▶ Goal of the exercise
Once the line with "S -> S C | a | a B | b A" is found in the data, output it and each following line exactly, up to and including the line with "C -> B | B C | b", and nothing before or after.

▶ The data

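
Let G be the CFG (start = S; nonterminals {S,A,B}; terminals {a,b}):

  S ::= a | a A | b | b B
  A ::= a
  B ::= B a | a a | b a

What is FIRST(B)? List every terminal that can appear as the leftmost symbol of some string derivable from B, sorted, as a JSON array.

FIRST sets, iterate to fixpoint:
iter 1:
  A via A→a: +{a}
  B via B→a a: +{a}
  B via B→b a: +{b}
  S via S→a: +{a}
  S via S→b: +{b}
  S: {a,b}  A: {a}  B: {a,b}
iter 2: (stable)
  S: {a,b}  A: {a}  B: {a,b}

FIRST(B) = ["a", "b"]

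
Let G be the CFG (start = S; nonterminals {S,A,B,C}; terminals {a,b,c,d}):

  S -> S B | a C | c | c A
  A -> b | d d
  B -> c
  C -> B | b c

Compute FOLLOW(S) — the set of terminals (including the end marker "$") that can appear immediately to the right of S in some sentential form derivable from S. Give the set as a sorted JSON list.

FIRST sets, iterate to fixpoint:
round 1:
  A via A→b: +{b}
  A via A→d d: +{d}
  B via B→c: +{c}
  C via C→B: +{c}
  C via C→b c: +{b}
  S via S→a C: +{a}
  S via S→c: +{c}
  FIRST(S)={a,c}  FIRST(A)={b,d}  FIRST(B)={c}  FIRST(C)={b,c}
round 2: (no change)
  FIRST(S)={a,c}  FIRST(A)={b,d}  FIRST(B)={c}  FIRST(C)={b,c}

Compute FOLLOW by fixpoint:
seed FOLLOW(S) with $
iter 1:
  S→S B: FOLLOW(S) ⊇ FIRST(B) = {c}; new: +{c}
  S→S B: FOLLOW(B) ⊇ FOLLOW(S) ⊇ {$,c}; new: +{$,c}
  S→a C: FOLLOW(C) ⊇ FOLLOW(S) ⊇ {$,c}; new: +{$,c}
  S→c A: FOLLOW(A) ⊇ FOLLOW(S) ⊇ {$,c}; new: +{$,c}
  FOLLOW(S)={$,c}  FOLLOW(A)={$,c}  FOLLOW(B)={$,c}  FOLLOW(C)={$,c}
iter 2: — fixpoint
  FOLLOW(S)={$,c}  FOLLOW(A)={$,c}  FOLLOW(B)={$,c}  FOLLOW(C)={$,c}

FOLLOW(S) = ["$", "c"]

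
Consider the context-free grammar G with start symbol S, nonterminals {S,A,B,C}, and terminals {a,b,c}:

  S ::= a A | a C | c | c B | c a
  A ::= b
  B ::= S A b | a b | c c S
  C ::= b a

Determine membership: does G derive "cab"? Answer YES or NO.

Convert to CNF:
  S -> T1 A | T1 C | T2 B | T2 T1 | c
  A -> b
  B -> S X3 | T1 T0 | T2 X4
  C -> T0 T1
  T0 -> b
  T1 -> a
  T2 -> c
  X3 -> A T0
  X4 -> T2 S

CYK table (by increasing span):
  T[0,0] 'c' = {S,T2}  orig:{S}
  T[1,1] 'a' = {T1}  orig:{}
  T[2,2] 'b' = {A,T0}  orig:{A}
  T[0,1] 'ca' = {S}
  T[1,2] 'ab' = {B,S}
  T[0,2] 'cab' = {S,X4}  orig:{S}

S ∈ T[0,2] ⇒ YES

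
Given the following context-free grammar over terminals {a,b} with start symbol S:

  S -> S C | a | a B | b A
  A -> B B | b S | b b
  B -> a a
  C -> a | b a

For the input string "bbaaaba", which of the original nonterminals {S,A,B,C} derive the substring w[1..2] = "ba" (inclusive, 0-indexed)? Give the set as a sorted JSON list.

Convert to CNF:
  S -> S C | T0 A | T1 B | a
  A -> B B | T0 S | T0 T0
  B -> T1 T1
  C -> T0 T1 | a
  T0 -> b
  T1 -> a

CYK table (by increasing span) — only the sub-triangle for w[1..2]:
  T[1,1] 'b' = {T0}  orig:{}
  T[2,2] 'a' = {C,S,T1}  orig:{C,S}
  T[1,2] 'ba' = {A,C}

Original NTs in T[1,2] deriving "ba": ["A", "C"]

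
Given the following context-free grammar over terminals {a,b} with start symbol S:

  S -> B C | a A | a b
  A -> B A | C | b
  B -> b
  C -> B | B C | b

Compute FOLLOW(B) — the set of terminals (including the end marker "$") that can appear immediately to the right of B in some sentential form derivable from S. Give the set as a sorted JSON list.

FIRST sets, iterate to fixpoint:
round 1:
  A via A→b: +{b}
  B via B→b: +{b}
  C via C→B: +{b}
  S via S→B C: +{b}
  S via S→a A: +{a}
  S: {a,b}  A: {b}  B: {b}  C: {b}
round 2: (stable)
  S: {a,b}  A: {b}  B: {b}  C: {b}

FOLLOW sets:
FOLLOW(S) := {$}
round 1:
  A→B A: FOLLOW(B) ⊇ FIRST(A) = {b}; new: +{b}
  S→B C: FOLLOW(C) ⊇ FOLLOW(S) ⊇ {$}; new: +{$}
  S→a A: FOLLOW(A) ⊇ FOLLOW(S) ⊇ {$}; new: +{$}
  FOLLOW(S)={$}  FOLLOW(A)={$}  FOLLOW(B)={b}  FOLLOW(C)={$}
round 2:
  C→B: FOLLOW(B) ⊇ FOLLOW(C) ⊇ {$}; new: +{$}
  FOLLOW(S)={$}  FOLLOW(A)={$}  FOLLOW(B)={$,b}  FOLLOW(C)={$}
round 3: (stable)
  FOLLOW(S)={$}  FOLLOW(A)={$}  FOLLOW(B)={$,b}  FOLLOW(C)={$}

FOLLOW(B) = ["$", "b"]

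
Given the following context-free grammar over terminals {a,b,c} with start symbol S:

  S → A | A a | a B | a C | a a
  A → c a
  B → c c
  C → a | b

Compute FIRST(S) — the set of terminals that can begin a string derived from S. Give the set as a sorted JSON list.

FIRST sets, iterate to fixpoint:
iter 1:
  A via A→c a: +{c}
  B via B→c c: +{c}
  C via C→a: +{a}
  C via C→b: +{b}
  S via S→A: +{c}
  S via S→a B: +{a}
  FIRST(S)={a,c}  FIRST(A)={c}  FIRST(B)={c}  FIRST(C)={a,b}
iter 2: — fixpoint
  FIRST(S)={a,c}  FIRST(A)={c}  FIRST(B)={c}  FIRST(C)={a,b}

FIRST(S) = ["a", "c"]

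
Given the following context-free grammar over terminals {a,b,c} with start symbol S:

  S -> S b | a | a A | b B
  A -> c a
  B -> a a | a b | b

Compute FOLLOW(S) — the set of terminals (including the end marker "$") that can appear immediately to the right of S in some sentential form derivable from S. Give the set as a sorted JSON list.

FIRST sets, iterate to fixpoint:
round 1:
  A via A→c a: +{c}
  B via B→a a: +{a}
  B via B→b: +{b}
  S via S→a: +{a}
  S via S→b B: +{b}
  FIRST(S)={a,b}  FIRST(A)={c}  FIRST(B)={a,b}
round 2: done
  FIRST(S)={a,b}  FIRST(A)={c}  FIRST(B)={a,b}

FOLLOW sets:
seed FOLLOW(S) with $
[1]
  S→S b: FOLLOW(S) ⊇ FIRST(b) = {b}; new: +{b}
  S→a A: FOLLOW(A) ⊇ FOLLOW(S) ⊇ {$,b}; new: +{$,b}
  S→b B: FOLLOW(B) ⊇ FOLLOW(S) ⊇ {$,b}; new: +{$,b}
  FOLLOW[S]={$,b}  FOLLOW[A]={$,b}  FOLLOW[B]={$,b}
[2] — fixpoint
  FOLLOW[S]={$,b}  FOLLOW[A]={$,b}  FOLLOW[B]={$,b}

FOLLOW(S) = ["$", "b"]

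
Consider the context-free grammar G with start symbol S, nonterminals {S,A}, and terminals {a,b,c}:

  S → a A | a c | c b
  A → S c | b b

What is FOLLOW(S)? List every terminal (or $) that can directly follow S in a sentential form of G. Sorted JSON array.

FIRST sets, iterate to fixpoint:
[1]
  A via A→b b: +{b}
  S via S→a A: +{a}
  S via S→c b: +{c}
  FIRST(S)={a,c}  FIRST(A)={b}
[2]
  A via A→S c: +{a,c}
  FIRST(S)={a,c}  FIRST(A)={a,b,c}
[3] — fixpoint
  FIRST(S)={a,c}  FIRST(A)={a,b,c}

FOLLOW iteration:
seed FOLLOW(S) with $
[1]
  A→S c: FOLLOW(S) ⊇ FIRST(c) = {c}; new: +{c}
  S→a A: FOLLOW(A) ⊇ FOLLOW(S) ⊇ {$,c}; new: +{$,c}
  S: {$,c}  A: {$,c}
[2] (no change)
  S: {$,c}  A: {$,c}

FOLLOW(S) = ["$", "c"]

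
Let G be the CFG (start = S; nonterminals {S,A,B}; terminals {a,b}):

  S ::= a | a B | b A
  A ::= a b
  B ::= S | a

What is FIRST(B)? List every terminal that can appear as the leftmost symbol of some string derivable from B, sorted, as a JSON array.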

▶ Result below
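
  S -> S C | a | a B | b A
  A -> B B | b S | b b
  B -> a a
  C -> a | b a

For the input string "bbaaaba", which of the original nonterminals {S,A,B,C} derive the substring w[1..2] = "ba" (inclusive, 0-indexed)? Give the set as a sorted JSON list.

Convert to CNF:
  S -> S C | T0 A | T1 B | a
  A -> B B | T0 S | T0 T0
  B -> T1 T1
  C -> T0 T1 | a
  T0 -> b
  T1 -> a

CYK table (by increasing span) — only the sub-triangle for w[1..2]:
  T[1,1] 'b' = {T0}  orig:{}
  T[2,2] 'a' = {C,S,T1}  orig:{C,S}
  T[1,2] 'ba' = {A,C}

Original NTs in T[1,2] deriving "ba": ["A", "C"]

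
Given the following context-free grammar over terminals {a,b} with start symbol S:

  S -> B C | a A | a b
  A -> B A | C | b
  B -> b
  C -> B | B C | b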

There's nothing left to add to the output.